> [Exercise details] The output should consist solely of the lines running from the one that contains "orange ($0.45 cost, 1" through the end of the records below, copied exactly.

> [Input data]

▬▬▬

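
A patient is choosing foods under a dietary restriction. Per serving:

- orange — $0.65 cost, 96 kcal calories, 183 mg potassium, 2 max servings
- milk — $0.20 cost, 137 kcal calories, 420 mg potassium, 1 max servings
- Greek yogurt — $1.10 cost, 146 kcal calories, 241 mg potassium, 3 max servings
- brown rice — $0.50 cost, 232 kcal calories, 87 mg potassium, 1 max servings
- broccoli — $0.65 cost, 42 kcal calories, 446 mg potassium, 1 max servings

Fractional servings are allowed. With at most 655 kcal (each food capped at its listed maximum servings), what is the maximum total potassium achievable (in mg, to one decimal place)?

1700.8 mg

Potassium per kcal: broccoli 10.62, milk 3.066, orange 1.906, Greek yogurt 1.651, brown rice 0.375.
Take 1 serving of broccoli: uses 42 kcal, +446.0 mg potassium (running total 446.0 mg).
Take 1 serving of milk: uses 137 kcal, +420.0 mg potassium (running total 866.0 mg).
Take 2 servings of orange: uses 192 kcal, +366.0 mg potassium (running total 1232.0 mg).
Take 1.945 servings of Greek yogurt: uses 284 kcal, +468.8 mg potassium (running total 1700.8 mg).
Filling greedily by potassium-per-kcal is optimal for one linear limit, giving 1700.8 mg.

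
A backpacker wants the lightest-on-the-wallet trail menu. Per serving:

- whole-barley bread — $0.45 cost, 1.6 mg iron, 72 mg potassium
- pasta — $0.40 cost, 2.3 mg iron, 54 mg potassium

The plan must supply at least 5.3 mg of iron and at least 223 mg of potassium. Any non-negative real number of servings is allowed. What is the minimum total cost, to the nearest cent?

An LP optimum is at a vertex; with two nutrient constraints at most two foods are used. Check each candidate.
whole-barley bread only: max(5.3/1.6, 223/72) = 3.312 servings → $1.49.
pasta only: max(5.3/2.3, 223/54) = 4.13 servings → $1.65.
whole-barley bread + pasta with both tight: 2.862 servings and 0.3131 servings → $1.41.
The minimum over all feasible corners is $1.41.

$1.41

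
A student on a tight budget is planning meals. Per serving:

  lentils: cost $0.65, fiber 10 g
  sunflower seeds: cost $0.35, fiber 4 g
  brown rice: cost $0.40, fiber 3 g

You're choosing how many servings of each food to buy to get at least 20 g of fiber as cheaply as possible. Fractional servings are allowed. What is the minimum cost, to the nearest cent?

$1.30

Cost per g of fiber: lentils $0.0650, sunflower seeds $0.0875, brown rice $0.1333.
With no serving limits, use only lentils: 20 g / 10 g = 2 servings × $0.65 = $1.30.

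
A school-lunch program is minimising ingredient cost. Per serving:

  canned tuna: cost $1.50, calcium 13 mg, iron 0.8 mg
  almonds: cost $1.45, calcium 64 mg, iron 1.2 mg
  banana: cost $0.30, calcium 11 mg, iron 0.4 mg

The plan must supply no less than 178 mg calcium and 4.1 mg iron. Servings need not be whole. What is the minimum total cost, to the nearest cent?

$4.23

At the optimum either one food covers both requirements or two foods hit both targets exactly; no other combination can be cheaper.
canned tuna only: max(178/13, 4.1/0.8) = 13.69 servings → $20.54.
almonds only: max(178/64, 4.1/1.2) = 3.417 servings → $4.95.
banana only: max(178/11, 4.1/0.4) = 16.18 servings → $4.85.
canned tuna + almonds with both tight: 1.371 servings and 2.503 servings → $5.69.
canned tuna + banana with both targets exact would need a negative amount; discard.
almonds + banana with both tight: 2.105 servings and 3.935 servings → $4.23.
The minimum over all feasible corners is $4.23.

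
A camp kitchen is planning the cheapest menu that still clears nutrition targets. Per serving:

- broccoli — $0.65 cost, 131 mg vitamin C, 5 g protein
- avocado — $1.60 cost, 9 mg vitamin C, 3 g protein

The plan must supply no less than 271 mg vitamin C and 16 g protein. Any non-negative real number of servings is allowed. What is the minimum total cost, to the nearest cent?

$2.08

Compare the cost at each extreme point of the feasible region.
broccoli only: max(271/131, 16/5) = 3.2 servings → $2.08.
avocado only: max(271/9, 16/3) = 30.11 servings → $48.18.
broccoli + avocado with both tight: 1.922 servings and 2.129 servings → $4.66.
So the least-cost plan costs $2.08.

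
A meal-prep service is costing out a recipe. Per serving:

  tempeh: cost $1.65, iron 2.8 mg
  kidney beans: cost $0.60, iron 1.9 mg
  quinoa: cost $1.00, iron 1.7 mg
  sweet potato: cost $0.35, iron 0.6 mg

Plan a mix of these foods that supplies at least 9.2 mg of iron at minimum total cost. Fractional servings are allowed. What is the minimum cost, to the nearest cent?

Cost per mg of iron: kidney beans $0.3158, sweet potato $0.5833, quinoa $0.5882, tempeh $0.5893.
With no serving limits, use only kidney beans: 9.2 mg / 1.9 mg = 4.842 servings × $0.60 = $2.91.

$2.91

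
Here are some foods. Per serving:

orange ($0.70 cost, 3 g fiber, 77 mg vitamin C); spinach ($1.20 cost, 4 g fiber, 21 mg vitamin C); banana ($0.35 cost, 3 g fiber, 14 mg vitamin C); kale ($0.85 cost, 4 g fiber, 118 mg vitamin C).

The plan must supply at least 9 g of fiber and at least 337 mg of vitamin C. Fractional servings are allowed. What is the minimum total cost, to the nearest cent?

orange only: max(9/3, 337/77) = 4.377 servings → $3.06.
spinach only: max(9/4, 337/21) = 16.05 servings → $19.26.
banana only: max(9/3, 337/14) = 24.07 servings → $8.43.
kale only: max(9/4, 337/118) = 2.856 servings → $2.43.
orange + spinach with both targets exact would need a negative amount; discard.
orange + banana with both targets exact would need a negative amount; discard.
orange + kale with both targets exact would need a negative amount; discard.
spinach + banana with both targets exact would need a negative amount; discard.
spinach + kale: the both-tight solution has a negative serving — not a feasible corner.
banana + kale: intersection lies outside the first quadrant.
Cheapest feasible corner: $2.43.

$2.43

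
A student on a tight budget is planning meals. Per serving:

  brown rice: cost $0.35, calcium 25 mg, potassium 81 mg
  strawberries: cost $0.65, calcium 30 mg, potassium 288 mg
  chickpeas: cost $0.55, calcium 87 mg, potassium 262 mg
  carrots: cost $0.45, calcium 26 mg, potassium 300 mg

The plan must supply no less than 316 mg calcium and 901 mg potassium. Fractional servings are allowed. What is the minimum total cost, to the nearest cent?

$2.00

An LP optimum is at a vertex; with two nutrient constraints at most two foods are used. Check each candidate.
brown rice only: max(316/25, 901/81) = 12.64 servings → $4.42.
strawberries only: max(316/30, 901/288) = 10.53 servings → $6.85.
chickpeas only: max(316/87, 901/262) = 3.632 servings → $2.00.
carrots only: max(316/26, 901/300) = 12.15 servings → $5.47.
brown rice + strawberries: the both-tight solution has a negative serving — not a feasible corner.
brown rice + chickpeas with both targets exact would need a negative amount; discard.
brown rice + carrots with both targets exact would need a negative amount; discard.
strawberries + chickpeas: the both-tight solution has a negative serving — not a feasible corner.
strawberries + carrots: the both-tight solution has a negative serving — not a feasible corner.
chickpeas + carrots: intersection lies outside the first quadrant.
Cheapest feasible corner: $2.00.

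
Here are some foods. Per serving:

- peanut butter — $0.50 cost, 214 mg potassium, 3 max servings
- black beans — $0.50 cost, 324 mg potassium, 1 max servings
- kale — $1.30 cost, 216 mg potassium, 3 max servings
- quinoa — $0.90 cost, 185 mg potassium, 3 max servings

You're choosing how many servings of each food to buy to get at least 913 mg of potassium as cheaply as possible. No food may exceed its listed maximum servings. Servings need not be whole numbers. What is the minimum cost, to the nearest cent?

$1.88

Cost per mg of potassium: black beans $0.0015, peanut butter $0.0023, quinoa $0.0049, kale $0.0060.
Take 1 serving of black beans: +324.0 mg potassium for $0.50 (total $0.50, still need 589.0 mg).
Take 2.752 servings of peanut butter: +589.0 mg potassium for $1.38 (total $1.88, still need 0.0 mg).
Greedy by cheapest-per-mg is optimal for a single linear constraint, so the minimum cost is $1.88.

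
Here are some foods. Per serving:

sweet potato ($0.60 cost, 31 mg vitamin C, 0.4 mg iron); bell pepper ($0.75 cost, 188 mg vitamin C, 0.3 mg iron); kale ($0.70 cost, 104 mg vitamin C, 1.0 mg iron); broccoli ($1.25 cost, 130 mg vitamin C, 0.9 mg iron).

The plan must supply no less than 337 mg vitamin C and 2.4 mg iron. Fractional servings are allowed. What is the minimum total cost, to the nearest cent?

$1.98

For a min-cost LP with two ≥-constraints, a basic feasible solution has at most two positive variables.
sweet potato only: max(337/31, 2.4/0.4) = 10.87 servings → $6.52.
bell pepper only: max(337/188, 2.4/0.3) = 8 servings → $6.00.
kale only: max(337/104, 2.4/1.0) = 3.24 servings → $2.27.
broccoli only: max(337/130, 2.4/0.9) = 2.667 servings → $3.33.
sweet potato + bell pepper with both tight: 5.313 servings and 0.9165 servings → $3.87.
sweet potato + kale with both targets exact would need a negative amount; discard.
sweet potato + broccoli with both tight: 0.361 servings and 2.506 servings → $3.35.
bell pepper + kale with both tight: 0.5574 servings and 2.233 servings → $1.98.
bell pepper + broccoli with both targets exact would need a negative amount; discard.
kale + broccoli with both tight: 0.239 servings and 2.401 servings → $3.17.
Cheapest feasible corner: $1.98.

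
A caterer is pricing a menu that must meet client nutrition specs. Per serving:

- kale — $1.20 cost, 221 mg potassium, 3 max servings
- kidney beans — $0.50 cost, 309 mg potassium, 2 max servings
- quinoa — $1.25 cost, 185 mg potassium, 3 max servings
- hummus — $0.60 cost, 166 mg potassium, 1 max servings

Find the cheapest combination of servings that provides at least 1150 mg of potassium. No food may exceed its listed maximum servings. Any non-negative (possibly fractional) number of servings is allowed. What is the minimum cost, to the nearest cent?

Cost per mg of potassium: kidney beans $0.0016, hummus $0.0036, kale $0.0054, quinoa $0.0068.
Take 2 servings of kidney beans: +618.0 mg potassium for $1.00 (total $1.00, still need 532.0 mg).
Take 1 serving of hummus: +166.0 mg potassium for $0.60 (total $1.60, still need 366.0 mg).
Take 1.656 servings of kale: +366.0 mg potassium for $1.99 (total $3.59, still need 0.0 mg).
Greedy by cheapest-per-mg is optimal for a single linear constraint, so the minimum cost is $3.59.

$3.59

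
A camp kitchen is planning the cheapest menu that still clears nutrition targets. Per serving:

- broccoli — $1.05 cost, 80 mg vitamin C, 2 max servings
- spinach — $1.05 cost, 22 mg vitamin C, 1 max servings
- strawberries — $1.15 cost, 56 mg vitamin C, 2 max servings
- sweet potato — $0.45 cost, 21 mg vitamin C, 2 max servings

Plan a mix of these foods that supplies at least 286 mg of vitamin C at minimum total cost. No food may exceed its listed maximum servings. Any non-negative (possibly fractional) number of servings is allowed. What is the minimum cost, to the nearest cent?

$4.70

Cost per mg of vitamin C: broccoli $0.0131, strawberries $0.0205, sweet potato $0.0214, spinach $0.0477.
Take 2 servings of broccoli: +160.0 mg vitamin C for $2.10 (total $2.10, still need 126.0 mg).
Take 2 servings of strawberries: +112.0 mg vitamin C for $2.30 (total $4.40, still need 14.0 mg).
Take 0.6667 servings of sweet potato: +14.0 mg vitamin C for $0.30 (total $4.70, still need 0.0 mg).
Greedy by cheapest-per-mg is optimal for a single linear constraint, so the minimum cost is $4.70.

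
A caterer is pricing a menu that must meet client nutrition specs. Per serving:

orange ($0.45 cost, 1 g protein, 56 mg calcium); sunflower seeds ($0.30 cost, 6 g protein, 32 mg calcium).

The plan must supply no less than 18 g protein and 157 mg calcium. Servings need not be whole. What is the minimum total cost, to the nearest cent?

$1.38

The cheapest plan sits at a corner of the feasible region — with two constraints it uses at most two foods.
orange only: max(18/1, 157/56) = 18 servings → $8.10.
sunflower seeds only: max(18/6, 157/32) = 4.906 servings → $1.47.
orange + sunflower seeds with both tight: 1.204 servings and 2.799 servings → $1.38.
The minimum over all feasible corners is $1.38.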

▬▬▬

> [Your solution]
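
orange ($0.45 cost, 1 g protein, 56 mg calcium); sunflower seeds ($0.30 cost, 6 g protein, 32 mg calcium).

The plan must supply no less than 18 g protein and 157 mg calcium. Servings need not be whole. What is the minimum total cost, to the nearest cent?

$1.38

The cheapest plan sits at a corner of the feasible region — with two constraints it uses at most two foods.
orange only: max(18/1, 157/56) = 18 servings → $8.10.
sunflower seeds only: max(18/6, 157/32) = 4.906 servings → $1.47.
orange + sunflower seeds with both tight: 1.204 servings and 2.799 servings → $1.38.
The minimum over all feasible corners is $1.38.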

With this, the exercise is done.